*Available records*.
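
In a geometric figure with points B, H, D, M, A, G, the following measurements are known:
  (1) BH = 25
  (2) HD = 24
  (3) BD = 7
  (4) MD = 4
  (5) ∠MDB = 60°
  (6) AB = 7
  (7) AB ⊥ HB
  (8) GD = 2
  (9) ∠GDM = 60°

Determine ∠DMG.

Step 1: By the law of cosines on triangle MDG: MG² = 4² + 2² − 2·4·2·cos(60°) = 12, so MG = 2·√3.
Step 2: By the inverse law of cosines on triangle DMG: cos(∠DMG) = (4² + (2·√3)² − 2²) / (2·4·2·√3) = 24/27.71 = 0.866, so ∠DMG = 30°.

Therefore, the measure of angle ∠DMG = 30°.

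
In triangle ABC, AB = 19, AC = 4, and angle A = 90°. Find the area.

Area = (1/2) * AB * AC * sin(A)
Area = (1/2) * 19 * 4 * sin(90°)
Area = (1/2) * 19 * 4 * 1
Area = 38

38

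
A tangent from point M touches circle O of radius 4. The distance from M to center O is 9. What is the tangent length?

Let T be the point of tangency. Then OT ⊥ MT (radius ⊥ tangent).
In right triangle OTM: OM² = OT² + MT²
9² = 4² + MT²
MT² = 65, MT = sqrt(65)

sqrt(65)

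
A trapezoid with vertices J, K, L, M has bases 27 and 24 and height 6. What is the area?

Area of a trapezoid = (base1 + base2) * height / 2
Area = (27 + 24) * 6 / 2
Area = 51 * 6 / 2
Area = 306 / 2
Area = 153

153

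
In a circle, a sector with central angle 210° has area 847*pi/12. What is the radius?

The sector covers 210°/360° = 7/12 of the full circle.
Full circle area = 847*pi/12 / 7/12 = 121*pi.
Since full area = πr², we get r² = 121*pi/π = 121, so r = 11.

11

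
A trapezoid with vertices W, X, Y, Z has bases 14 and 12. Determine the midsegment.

midsegment = (14 + 12) / 2 = 26 / 2 = 13

13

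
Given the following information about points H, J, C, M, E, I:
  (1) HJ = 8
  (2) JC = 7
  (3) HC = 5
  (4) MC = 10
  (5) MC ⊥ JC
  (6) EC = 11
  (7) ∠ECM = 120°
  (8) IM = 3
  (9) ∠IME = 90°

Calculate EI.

Step 1: By the law of cosines on triangle ECM: EM² = 11² + 10² − 2·11·10·cos(120°) = 331, so EM ≈ 18.19.
Step 2: By the law of cosines on triangle EMI: EI² = 18.19² + 3² − 2·18.19·3·cos(90°) = 340, so EI = 2·√85.

Therefore, the length of EI = 2·√85.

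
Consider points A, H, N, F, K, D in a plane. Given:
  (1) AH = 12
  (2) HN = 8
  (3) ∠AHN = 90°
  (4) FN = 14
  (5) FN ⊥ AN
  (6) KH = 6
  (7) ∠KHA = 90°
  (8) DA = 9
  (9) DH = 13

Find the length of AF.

Step 1: By the law of cosines on triangle NHA: NA² = 8² + 12² − 2·8·12·cos(90°) = 208, so NA = 4·√13.
Step 2: By the law of cosines on triangle ANF: AF² = (4·√13)² + 14² − 2·4·√13·14·cos(90°) = 404, so AF = 2·√101.

Therefore, the length of AF = 2·√101.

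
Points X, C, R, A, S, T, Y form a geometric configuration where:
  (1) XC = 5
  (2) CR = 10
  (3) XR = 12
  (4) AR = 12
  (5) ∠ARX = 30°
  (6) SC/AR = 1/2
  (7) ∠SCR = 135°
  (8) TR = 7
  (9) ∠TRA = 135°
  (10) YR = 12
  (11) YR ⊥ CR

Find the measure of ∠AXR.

Step 1: By the law of cosines on triangle XRA: XA² = 12² + 12² − 2·12·12·cos(30°) = 38.58, so XA ≈ 6.21.
Step 2: By the inverse law of cosines on triangle AXR: cos(∠AXR) = (6.21² + 12² − 12²) / (2·6.21·12) = 38.58/149.08 = 0.2588, so ∠AXR = 75°.

Therefore, the measure of angle ∠AXR = 75°.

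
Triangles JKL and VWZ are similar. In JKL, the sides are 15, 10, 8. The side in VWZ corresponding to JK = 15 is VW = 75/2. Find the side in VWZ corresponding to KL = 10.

Similar triangles have proportional sides. Setting up the proportion:
VW / JK = WZ / KL
75/2 / 15 = WZ / 10
WZ = 10 * 75/2 / 15 = 25.

25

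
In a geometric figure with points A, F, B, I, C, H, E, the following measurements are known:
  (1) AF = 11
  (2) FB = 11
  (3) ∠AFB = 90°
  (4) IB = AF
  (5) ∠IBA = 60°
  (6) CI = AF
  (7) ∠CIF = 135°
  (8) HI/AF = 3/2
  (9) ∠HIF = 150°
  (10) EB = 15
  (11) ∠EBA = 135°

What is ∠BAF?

Step 1: By the law of cosines on triangle AFB: AB² = 11² + 11² − 2·11·11·cos(90°) = 242, so AB = 11·√2.
Step 2: By the inverse law of cosines on triangle BAF: cos(∠BAF) = ((11·√2)² + 11² − 11²) / (2·11·√2·11) = 242/342.24 = 0.7071, so ∠BAF = 45°.

Therefore, the measure of angle ∠BAF = 45°.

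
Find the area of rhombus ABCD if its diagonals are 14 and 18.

Area of a rhombus = (d1 * d2) / 2
Area = (14 * 18) / 2
Area = 252 / 2
Area = 126

126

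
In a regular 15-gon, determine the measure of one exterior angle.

Each exterior angle of a regular n-gon is 360 / n.
For n = 15: 360 / 15 = 24 degrees.

24 degrees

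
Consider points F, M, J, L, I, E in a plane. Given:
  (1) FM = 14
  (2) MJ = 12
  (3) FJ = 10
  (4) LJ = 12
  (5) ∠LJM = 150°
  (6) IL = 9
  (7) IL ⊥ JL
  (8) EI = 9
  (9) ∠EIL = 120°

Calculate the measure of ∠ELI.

Step 1: By the law of cosines on triangle LIE: LE² = 9² + 9² − 2·9·9·cos(120°) = 243, so LE = 9·√3.
Step 2: By the inverse law of cosines on triangle ELI: cos(∠ELI) = ((9·√3)² + 9² − 9²) / (2·9·√3·9) = 243/280.59 = 0.866, so ∠ELI = 30°.

Therefore, the measure of angle ∠ELI = 30°.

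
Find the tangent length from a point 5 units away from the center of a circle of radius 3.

The tangent, radius, and line from the external point to the center form a right triangle.
The right angle is where the tangent meets the radius.
By the Pythagorean theorem: tangent² + 3² = 5²
tangent² = 25 - 9 = 16
tangent = 4

4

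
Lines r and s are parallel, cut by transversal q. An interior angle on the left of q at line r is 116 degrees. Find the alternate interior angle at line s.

Alternate interior angles lie on opposite sides of the transversal, between the parallel lines.
By the alternate interior angle theorem, they are equal: 116 degrees.

116 degrees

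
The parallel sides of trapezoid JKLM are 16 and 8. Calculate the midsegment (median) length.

midsegment = (16 + 8) / 2 = 24 / 2 = 12

12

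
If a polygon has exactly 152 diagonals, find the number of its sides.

Using d = n(n - 3)/2, we solve 152 = n(n - 3)/2.
So n(n - 3) = 304.
Testing n = 19: 19 * 16 = 304 = 304. Correct.
The polygon has 19 sides.

19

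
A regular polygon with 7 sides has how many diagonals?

Each of the 7 vertices connects to 4 non-adjacent vertices via diagonals.
Total connections = 7 × 4 = 28, but each diagonal is counted twice.
Number of diagonals = 28 / 2 = 14.

14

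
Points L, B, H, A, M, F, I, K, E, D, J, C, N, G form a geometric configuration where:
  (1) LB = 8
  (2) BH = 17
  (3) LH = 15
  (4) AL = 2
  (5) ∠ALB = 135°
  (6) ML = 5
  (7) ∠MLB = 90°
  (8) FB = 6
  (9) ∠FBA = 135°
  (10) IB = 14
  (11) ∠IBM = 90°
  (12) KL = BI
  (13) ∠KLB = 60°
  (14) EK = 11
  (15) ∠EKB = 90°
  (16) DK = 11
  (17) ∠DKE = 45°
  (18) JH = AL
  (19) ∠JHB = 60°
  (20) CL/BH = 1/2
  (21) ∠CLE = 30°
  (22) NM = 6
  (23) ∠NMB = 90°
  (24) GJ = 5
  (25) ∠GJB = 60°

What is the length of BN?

Step 1: By the law of cosines on triangle BLM: BM² = 8² + 5² − 2·8·5·cos(90°) = 89, so BM = √89.
Step 2: By the law of cosines on triangle BMN: BN² = √89² + 6² − 2·√89·6·cos(90°) = 125, so BN = 5·√5.

Therefore, the length of BN = 5·√5.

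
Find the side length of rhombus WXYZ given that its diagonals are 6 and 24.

In a rhombus, the diagonals bisect each other perpendicularly, creating four congruent right triangles.
Each triangle has legs 3 (half of 6) and 12 (half of 24).
The hypotenuse of each right triangle is a side of the rhombus:
side = sqrt(3^2 + 12^2) = sqrt(153) = 3*sqrt(17)

3*sqrt(17)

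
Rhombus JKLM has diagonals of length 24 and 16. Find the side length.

The diagonals of a rhombus bisect each other at right angles.
Half-diagonals: 24/2 = 12 and 16/2 = 8
side = sqrt(12^2 + 8^2)
side = sqrt(144 + 64)
side = sqrt(208) = 4*sqrt(13)

4*sqrt(13)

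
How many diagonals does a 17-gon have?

Each of the 17 vertices connects to 14 non-adjacent vertices via diagonals.
Total connections = 17 × 14 = 238, but each diagonal is counted twice.
Number of diagonals = 238 / 2 = 119.

119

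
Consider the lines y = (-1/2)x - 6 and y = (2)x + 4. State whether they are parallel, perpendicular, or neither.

Slope of line 1: m1 = -1/2
Slope of line 2: m2 = 2
Two lines are perpendicular when the product of their slopes is -1 (negative reciprocals).
m1 * m2 = (-1/2) * (2) = -1, confirming perpendicularity.

Perpendicular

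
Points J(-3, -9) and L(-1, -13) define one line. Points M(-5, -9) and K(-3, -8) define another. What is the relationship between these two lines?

Slope of line 1: m1 = (-13 - -9)/(-1 - -3) = -4/2 = -2
Slope of line 2: m2 = (-8 - -9)/(-3 - -5) = 1/2 = 1/2
Two lines are perpendicular when the product of their slopes is -1 (negative reciprocals).
m1 * m2 = (-2) * (1/2) = -1, confirming perpendicularity.

Perpendicular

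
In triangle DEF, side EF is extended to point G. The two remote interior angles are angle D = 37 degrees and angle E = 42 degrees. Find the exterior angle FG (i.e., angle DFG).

By the exterior angle theorem, an exterior angle of a triangle equals the sum of the two remote interior angles.
Exterior angle = angle D + angle E
Exterior angle = 37 + 42 = 79 degrees

79 degrees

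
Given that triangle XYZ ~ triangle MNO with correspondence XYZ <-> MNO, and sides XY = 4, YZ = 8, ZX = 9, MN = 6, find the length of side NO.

Similar triangles have proportional sides. Setting up the proportion:
MN / XY = NO / YZ
6 / 4 = NO / 8
NO = 8 * 6 / 4 = 12.

12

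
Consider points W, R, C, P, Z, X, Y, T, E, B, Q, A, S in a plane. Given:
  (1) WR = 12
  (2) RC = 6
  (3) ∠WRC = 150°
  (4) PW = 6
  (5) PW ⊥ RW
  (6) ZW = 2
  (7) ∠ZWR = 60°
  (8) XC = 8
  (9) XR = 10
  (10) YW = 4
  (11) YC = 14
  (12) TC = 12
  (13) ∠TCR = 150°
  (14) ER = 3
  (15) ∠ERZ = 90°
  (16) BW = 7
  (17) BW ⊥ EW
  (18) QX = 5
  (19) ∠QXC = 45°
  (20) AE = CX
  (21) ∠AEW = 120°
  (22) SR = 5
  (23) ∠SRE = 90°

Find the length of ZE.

Step 1: By the law of cosines on triangle ZWR: ZR² = 2² + 12² − 2·2·12·cos(60°) = 124, so ZR = 2·√31.
Step 2: By the law of cosines on triangle ZRE: ZE² = (2·√31)² + 3² − 2·2·√31·3·cos(90°) = 133, so ZE = √133.

Therefore, the length of ZE = √133.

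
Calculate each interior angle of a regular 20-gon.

Each interior angle of a regular n-gon is (n - 2) * 180 / n.
For n = 20: (20 - 2) * 180 / 20 = 3240/20 = 162 degrees.

162 degrees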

*What is expected*. Everything from the line with "(22) SR = 5" to the end of the listing above needs to be duplicated exactly, both end lines included, with nothing more.

*Solution to this problem*.
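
  (22) SR = 5
  (23) ∠SRE = 90°

Find the length of ZE.

Step 1: By the law of cosines on triangle ZWR: ZR² = 2² + 12² − 2·2·12·cos(60°) = 124, so ZR = 2·√31.
Step 2: By the law of cosines on triangle ZRE: ZE² = (2·√31)² + 3² − 2·2·√31·3·cos(90°) = 133, so ZE = √133.

Therefore, the length of ZE = √133.

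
Calculate each interior angle of a regular 20-gon.

Each interior angle of a regular n-gon is (n - 2) * 180 / n.
For n = 20: (20 - 2) * 180 / 20 = 3240/20 = 162 degrees.

162 degrees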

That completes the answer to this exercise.